Assignment: Write the listing below again, word for word.

___ Material for this exercise

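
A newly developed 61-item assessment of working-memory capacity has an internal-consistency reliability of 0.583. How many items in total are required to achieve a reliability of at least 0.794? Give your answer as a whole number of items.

169

Invert Spearman-Brown to solve for n:
n = r_target (1 − r_old) / [ r_old (1 − r_target) ]
n = 0.794(1 − 0.583) / [0.583(1 − 0.794)]
n = 0.331098 / 0.120098 ≈ 2.7569
Items needed = n × 61 = 2.7569 × 61 ≈ 168.17 → round up to 169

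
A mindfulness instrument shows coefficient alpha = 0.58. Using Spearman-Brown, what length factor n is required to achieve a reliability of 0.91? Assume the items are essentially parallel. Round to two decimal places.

7.32

Rearranging the Spearman-Brown formula for n,
n = r_target (1 − r_old) / [ r_old (1 − r_target) ]
n = 0.91 × (1 − 0.58) / [ 0.58 × (1 − 0.91) ]
  = 0.3822 / 0.0522 = 7.3218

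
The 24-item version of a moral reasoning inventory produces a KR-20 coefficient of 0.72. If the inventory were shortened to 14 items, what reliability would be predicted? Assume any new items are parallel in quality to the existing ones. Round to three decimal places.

Length ratio n = 14/24 = 0.5833
r_new = 0.5833·0.72 / [1 + (0.5833 − 1)·0.72]
r_new = 0.4200 / 0.7000 ≈ 0.6000

0.600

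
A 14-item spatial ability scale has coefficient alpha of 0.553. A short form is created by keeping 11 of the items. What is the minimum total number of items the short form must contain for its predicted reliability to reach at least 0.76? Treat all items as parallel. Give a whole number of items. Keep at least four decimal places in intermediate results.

36

Short-form reliability: n = 11/14 = 0.7857; r_11 = n·r/(1+(n−1)r) ≈ 0.4929
Then solve for n' with r_old = 0.4929, r_target = 0.76: n' = 0.76(1 − 0.4929)/[0.4929(1 − 0.76)] = 3.2579
Total items = 3.2579 × 11 = 35.84, rounded up to 36.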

______

Answer space:
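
A newly developed 61-item assessment of working-memory capacity has an internal-consistency reliability of 0.583. How many items in total are required to achieve a reliability of at least 0.794? Give your answer as a whole number of items.

169

Invert Spearman-Brown to solve for n:
n = r_target (1 − r_old) / [ r_old (1 − r_target) ]
n = 0.794(1 − 0.583) / [0.583(1 − 0.794)]
n = 0.331098 / 0.120098 ≈ 2.7569
Items needed = n × 61 = 2.7569 × 61 ≈ 168.17 → round up to 169

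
A mindfulness instrument shows coefficient alpha = 0.58. Using Spearman-Brown, what length factor n is required to achieve a reliability of 0.91? Assume the items are essentially parallel. Round to two decimal places.

7.32

Rearranging the Spearman-Brown formula for n,
n = r_target (1 − r_old) / [ r_old (1 − r_target) ]
n = 0.91 × (1 − 0.58) / [ 0.58 × (1 − 0.91) ]
  = 0.3822 / 0.0522 = 7.3218

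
The 24-item version of a moral reasoning inventory produces a KR-20 coefficient of 0.72. If the inventory were shortened to 14 items, what reliability would be predicted? Assume any new items are parallel in quality to the existing ones. Round to three decimal places.

Length ratio n = 14/24 = 0.5833
r_new = 0.5833·0.72 / [1 + (0.5833 − 1)·0.72]
r_new = 0.4200 / 0.7000 ≈ 0.6000

0.600

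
A 14-item spatial ability scale has coefficient alpha of 0.553. A short form is created by keeping 11 of the items. What is the minimum total number of items the short form must contain for its predicted reliability to reach at least 0.76? Treat all items as parallel. Give a whole number of items. Keep at least four decimal places in intermediate results.

36

Short-form reliability: n = 11/14 = 0.7857; r_11 = n·r/(1+(n−1)r) ≈ 0.4929
Then solve for n' with r_old = 0.4929, r_target = 0.76: n' = 0.76(1 − 0.4929)/[0.4929(1 − 0.76)] = 3.2579
Total items = 3.2579 × 11 = 35.84, rounded up to 36.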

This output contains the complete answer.